__Problem statement__. Your answer should hold every line of the records below that contains the string "What".

┌────────

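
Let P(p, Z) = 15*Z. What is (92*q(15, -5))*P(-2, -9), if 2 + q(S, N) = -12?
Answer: 173880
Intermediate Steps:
q(S, N) = -14 (q(S, N) = -2 - 12 = -14)
(92*q(15, -5))*P(-2, -9) = (92*(-14))*(15*(-9)) = -1288*(-135) = 173880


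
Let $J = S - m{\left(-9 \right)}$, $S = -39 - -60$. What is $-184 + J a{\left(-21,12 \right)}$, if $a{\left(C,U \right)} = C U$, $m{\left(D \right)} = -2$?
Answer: $-5980$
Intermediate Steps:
$S = 21$ ($S = -39 + 60 = 21$)
$J = 23$ ($J = 21 - -2 = 21 + 2 = 23$)
$-184 + J a{\left(-21,12 \right)} = -184 + 23 \left(\left(-21\right) 12\right) = -184 + 23 \left(-252\right) = -184 - 5796 = -5980$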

└────────

__Solved exercise__.
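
Let P(p, Z) = 15*Z. What is (92*q(15, -5))*P(-2, -9), if 2 + q(S, N) = -12?
Let $J = S - m{\left(-9 \right)}$, $S = -39 - -60$. What is $-184 + J a{\left(-21,12 \right)}$, if $a{\left(C,U \right)} = C U$, $m{\left(D \right)} = -2$?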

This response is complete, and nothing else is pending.